*TO DO*.
Go through the records and copy each line where the string "element" occurs.

══ INFORMATION PROVIDED ══

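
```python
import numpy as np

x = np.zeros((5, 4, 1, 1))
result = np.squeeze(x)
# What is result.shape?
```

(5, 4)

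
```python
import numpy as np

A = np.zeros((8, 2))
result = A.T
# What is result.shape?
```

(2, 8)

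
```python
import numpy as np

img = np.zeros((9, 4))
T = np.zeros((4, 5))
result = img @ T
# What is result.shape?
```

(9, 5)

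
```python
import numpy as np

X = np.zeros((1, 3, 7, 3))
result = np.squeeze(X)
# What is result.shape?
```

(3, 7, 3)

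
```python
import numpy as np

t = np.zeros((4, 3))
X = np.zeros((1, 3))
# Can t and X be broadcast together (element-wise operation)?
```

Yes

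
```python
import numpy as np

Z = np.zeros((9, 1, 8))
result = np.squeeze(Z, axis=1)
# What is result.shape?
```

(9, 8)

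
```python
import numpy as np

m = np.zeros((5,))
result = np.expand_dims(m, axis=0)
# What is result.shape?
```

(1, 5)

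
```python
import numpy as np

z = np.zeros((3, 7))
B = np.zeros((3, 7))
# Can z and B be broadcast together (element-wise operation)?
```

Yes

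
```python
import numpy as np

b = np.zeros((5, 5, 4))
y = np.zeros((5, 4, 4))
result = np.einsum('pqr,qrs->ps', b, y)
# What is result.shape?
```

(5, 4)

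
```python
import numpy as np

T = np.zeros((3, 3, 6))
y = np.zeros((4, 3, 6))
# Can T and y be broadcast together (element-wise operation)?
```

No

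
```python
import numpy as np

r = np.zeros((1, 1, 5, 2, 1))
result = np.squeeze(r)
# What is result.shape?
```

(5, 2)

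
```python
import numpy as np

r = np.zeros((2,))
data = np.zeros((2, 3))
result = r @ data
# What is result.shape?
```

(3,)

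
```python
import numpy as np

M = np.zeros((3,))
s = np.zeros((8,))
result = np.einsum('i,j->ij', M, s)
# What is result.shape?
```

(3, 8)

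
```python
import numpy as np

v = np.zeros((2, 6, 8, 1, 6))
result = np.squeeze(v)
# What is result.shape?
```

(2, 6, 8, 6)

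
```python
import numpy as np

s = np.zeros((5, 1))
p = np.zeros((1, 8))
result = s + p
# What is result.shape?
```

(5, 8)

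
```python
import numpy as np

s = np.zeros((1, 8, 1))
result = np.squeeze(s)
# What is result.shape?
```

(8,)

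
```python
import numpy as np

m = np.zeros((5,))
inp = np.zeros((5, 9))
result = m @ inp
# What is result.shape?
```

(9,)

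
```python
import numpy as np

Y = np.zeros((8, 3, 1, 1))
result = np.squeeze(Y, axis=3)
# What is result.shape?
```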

═══

*SOLUTION TO THIS PROBLEM*.
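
# Can t and X be broadcast together (element-wise operation)?
# Can z and B be broadcast together (element-wise operation)?
# Can T and y be broadcast together (element-wise operation)?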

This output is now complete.